WORK REQUIRED ->
In the material below, find each line that contains the word "What" and copy it.

----

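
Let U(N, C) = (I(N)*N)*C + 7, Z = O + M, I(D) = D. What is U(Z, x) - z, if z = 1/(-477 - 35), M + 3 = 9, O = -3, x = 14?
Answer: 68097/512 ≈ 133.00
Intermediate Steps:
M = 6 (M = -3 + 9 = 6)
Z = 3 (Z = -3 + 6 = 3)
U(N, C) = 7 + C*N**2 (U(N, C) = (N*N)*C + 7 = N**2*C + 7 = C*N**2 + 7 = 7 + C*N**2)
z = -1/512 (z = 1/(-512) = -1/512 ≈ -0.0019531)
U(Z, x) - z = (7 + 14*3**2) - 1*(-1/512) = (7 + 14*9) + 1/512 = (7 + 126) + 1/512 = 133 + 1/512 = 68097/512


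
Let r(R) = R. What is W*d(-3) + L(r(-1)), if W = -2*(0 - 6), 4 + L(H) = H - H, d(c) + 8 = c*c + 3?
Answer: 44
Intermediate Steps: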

----

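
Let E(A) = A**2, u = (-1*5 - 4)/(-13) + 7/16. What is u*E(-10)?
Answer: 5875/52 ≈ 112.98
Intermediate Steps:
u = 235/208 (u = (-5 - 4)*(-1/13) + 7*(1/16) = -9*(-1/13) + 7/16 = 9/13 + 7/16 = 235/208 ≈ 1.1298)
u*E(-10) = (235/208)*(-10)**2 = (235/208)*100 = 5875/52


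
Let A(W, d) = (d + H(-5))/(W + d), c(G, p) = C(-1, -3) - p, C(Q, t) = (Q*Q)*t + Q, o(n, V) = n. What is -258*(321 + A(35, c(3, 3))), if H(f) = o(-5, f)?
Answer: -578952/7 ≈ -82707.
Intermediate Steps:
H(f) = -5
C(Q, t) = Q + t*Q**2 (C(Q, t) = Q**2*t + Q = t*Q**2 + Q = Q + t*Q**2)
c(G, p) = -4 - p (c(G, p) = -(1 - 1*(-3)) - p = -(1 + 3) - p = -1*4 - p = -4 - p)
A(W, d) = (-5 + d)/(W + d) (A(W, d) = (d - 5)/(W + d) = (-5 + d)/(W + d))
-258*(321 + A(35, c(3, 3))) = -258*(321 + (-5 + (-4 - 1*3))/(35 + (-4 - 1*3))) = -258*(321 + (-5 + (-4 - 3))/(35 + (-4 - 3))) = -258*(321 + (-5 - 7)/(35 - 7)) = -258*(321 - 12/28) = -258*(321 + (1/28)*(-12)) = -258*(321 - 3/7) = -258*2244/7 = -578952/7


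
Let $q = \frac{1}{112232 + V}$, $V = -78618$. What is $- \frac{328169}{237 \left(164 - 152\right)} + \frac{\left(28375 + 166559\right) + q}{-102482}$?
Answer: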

----

SOLUTION TO THIS EXERCISE ->
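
Let U(N, C) = (I(N)*N)*C + 7, Z = O + M, I(D) = D. What is U(Z, x) - z, if z = 1/(-477 - 35), M + 3 = 9, O = -3, x = 14?
Let r(R) = R. What is W*d(-3) + L(r(-1)), if W = -2*(0 - 6), 4 + L(H) = H - H, d(c) + 8 = c*c + 3?
Let E(A) = A**2, u = (-1*5 - 4)/(-13) + 7/16. What is u*E(-10)?
Let A(W, d) = (d + H(-5))/(W + d), c(G, p) = C(-1, -3) - p, C(Q, t) = (Q*Q)*t + Q, o(n, V) = n. What is -258*(321 + A(35, c(3, 3))), if H(f) = o(-5, f)?
Let $q = \frac{1}{112232 + V}$, $V = -78618$. What is $- \frac{328169}{237 \left(164 - 152\right)} + \frac{\left(28375 + 166559\right) + q}{-102482}$?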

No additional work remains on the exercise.